_Task statement:_ In full and word for word, print the data below.

Stored data
..............................
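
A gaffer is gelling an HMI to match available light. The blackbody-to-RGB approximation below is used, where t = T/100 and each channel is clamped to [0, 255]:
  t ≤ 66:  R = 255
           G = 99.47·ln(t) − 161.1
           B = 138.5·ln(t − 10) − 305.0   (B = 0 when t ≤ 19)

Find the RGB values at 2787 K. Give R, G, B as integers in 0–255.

t = 2787/100 = 27.87; the t ≤ 66 branch applies.
R = 255 by definition for t ≤ 66.
G = 99.47·ln 27.87 − 161.1 = 99.47·3.3276 − 161.1 = 169.891.
B = 138.5·ln(27.87 − 10) − 305.0 = 138.5·ln 17.87 − 305.0 = 138.5·2.8831 − 305.0 = 94.313.
Rounded: (255, 170, 94).

R=255, G=170, B=94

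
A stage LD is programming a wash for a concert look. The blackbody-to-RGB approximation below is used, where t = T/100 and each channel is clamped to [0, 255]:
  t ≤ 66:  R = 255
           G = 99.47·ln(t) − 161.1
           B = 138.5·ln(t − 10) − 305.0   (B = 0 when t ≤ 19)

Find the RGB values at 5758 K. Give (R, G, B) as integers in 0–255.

(255, 242, 230)

t = 5758/100 = 57.58; the t ≤ 66 branch applies.
R = 255 by definition for t ≤ 66.
G = 99.47·ln 57.58 − 161.1 = 99.47·4.0532 − 161.1 = 242.069.
B = 138.5·ln(57.58 − 10) − 305.0 = 138.5·ln 47.58 − 305.0 = 138.5·3.8624 − 305.0 = 229.944.
Rounded: (255, 242, 230).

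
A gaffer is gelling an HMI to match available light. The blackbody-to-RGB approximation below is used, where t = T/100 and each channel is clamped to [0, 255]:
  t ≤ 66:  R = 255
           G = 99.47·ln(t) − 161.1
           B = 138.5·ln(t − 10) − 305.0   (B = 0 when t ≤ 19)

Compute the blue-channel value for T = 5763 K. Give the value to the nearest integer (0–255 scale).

t = 5763/100 = 57.63; the t ≤ 66 branch applies.
B = 138.5·ln(57.63 − 10) − 305.0 = 138.5·ln 47.63 − 305.0 = 138.5·3.8635 − 305.0 = 230.090.
Rounded: 230.

230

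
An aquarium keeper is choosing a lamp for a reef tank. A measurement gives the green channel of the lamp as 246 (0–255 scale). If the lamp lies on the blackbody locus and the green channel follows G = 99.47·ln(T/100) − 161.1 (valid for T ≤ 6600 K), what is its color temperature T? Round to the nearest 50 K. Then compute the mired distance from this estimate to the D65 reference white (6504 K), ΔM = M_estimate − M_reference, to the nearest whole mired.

ln t = (246 + 161.1) / 99.47 = 4.0927.
t = e^4.0927 = 59.901.
T = 100·t = 5990 K → 6000 K to the nearest 50 K.
M_estimate = 10⁶/6000 = 166.67; M_reference = 10⁶/6504 = 153.75.
ΔM = 166.67 − 153.75 = 12.92 → +13 mireds.

+13 mireds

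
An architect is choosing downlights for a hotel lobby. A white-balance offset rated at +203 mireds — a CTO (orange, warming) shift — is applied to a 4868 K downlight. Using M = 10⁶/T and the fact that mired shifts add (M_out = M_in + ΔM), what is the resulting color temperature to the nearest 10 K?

M_in = 10⁶/4868 = 205.42 mireds.
M_out = 205.42 + (+203) = 408.42 mireds.
T_out = 10⁶/408.42 = 2448.4 K → 2450 K.

2450 K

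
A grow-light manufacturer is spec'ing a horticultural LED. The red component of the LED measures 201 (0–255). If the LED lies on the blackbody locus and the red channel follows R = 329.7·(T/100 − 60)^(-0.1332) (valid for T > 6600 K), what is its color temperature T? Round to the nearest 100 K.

(t − 60)^(-0.1332) = 201/329.7 = 0.60965.
t − 60 = 0.60965^(1/-0.1332) = 0.60965^(-7.508) = 41.071, so t = 101.071.
T = 100·t = 10107 K → 10100 K to the nearest 100 K.

10100 K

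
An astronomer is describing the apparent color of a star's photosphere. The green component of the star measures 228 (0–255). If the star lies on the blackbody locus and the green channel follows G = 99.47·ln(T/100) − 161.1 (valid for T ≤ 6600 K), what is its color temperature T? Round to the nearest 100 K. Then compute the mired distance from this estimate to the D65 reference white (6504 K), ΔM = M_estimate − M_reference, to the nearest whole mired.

ln t = (228 + 161.1) / 99.47 = 3.9117.
t = e^3.9117 = 49.985.
T = 100·t = 4999 K → 5000 K to the nearest 100 K.
M_estimate = 10⁶/5000 = 200.00; M_reference = 10⁶/6504 = 153.75.
ΔM = 200.00 − 153.75 = 46.25 → +46 mireds.

+46 mireds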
..............................
_Answer to the problem:_
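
A gaffer is gelling an HMI to match available light. The blackbody-to-RGB approximation below is used, where t = T/100 and each channel is clamped to [0, 255]:
  t ≤ 66:  R = 255
           G = 99.47·ln(t) − 161.1
           B = 138.5·ln(t − 10) − 305.0   (B = 0 when t ≤ 19)

Find the RGB values at 2787 K. Give R, G, B as integers in 0–255.

t = 2787/100 = 27.87; the t ≤ 66 branch applies.
R = 255 by definition for t ≤ 66.
G = 99.47·ln 27.87 − 161.1 = 99.47·3.3276 − 161.1 = 169.891.
B = 138.5·ln(27.87 − 10) − 305.0 = 138.5·ln 17.87 − 305.0 = 138.5·2.8831 − 305.0 = 94.313.
Rounded: (255, 170, 94).

R=255, G=170, B=94

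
A stage LD is programming a wash for a concert look. The blackbody-to-RGB approximation below is used, where t = T/100 and each channel is clamped to [0, 255]:
  t ≤ 66:  R = 255
           G = 99.47·ln(t) − 161.1
           B = 138.5·ln(t − 10) − 305.0   (B = 0 when t ≤ 19)

Find the RGB values at 5758 K. Give (R, G, B) as integers in 0–255.

(255, 242, 230)

t = 5758/100 = 57.58; the t ≤ 66 branch applies.
R = 255 by definition for t ≤ 66.
G = 99.47·ln 57.58 − 161.1 = 99.47·4.0532 − 161.1 = 242.069.
B = 138.5·ln(57.58 − 10) − 305.0 = 138.5·ln 47.58 − 305.0 = 138.5·3.8624 − 305.0 = 229.944.
Rounded: (255, 242, 230).

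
A gaffer is gelling an HMI to match available light. The blackbody-to-RGB approximation below is used, where t = T/100 and each channel is clamped to [0, 255]:
  t ≤ 66:  R = 255
           G = 99.47·ln(t) − 161.1
           B = 138.5·ln(t − 10) − 305.0   (B = 0 when t ≤ 19)

Compute the blue-channel value for T = 5763 K. Give the value to the nearest integer (0–255 scale).

t = 5763/100 = 57.63; the t ≤ 66 branch applies.
B = 138.5·ln(57.63 − 10) − 305.0 = 138.5·ln 47.63 − 305.0 = 138.5·3.8635 − 305.0 = 230.090.
Rounded: 230.

230

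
An aquarium keeper is choosing a lamp for a reef tank. A measurement gives the green channel of the lamp as 246 (0–255 scale). If the lamp lies on the blackbody locus and the green channel follows G = 99.47·ln(T/100) − 161.1 (valid for T ≤ 6600 K), what is its color temperature T? Round to the nearest 50 K. Then compute the mired distance from this estimate to the D65 reference white (6504 K), ΔM = M_estimate − M_reference, to the nearest whole mired.

ln t = (246 + 161.1) / 99.47 = 4.0927.
t = e^4.0927 = 59.901.
T = 100·t = 5990 K → 6000 K to the nearest 50 K.
M_estimate = 10⁶/6000 = 166.67; M_reference = 10⁶/6504 = 153.75.
ΔM = 166.67 − 153.75 = 12.92 → +13 mireds.

+13 mireds

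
An architect is choosing downlights for a hotel lobby. A white-balance offset rated at +203 mireds — a CTO (orange, warming) shift — is applied to a 4868 K downlight. Using M = 10⁶/T and the fact that mired shifts add (M_out = M_in + ΔM), what is the resulting color temperature to the nearest 10 K?

M_in = 10⁶/4868 = 205.42 mireds.
M_out = 205.42 + (+203) = 408.42 mireds.
T_out = 10⁶/408.42 = 2448.4 K → 2450 K.

2450 K

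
A grow-light manufacturer is spec'ing a horticultural LED. The red component of the LED measures 201 (0–255). If the LED lies on the blackbody locus and the red channel follows R = 329.7·(T/100 − 60)^(-0.1332) (valid for T > 6600 K), what is its color temperature T? Round to the nearest 100 K.

(t − 60)^(-0.1332) = 201/329.7 = 0.60965.
t − 60 = 0.60965^(1/-0.1332) = 0.60965^(-7.508) = 41.071, so t = 101.071.
T = 100·t = 10107 K → 10100 K to the nearest 100 K.

10100 K

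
An astronomer is describing the apparent color of a star's photosphere. The green component of the star measures 228 (0–255). If the star lies on the blackbody locus and the green channel follows G = 99.47·ln(T/100) − 161.1 (valid for T ≤ 6600 K), what is its color temperature T? Round to the nearest 100 K. Then compute the mired distance from this estimate to the D65 reference white (6504 K), ΔM = M_estimate − M_reference, to the nearest whole mired.

ln t = (228 + 161.1) / 99.47 = 3.9117.
t = e^3.9117 = 49.985.
T = 100·t = 4999 K → 5000 K to the nearest 100 K.
M_estimate = 10⁶/5000 = 200.00; M_reference = 10⁶/6504 = 153.75.
ΔM = 200.00 − 153.75 = 46.25 → +46 mireds.

+46 mireds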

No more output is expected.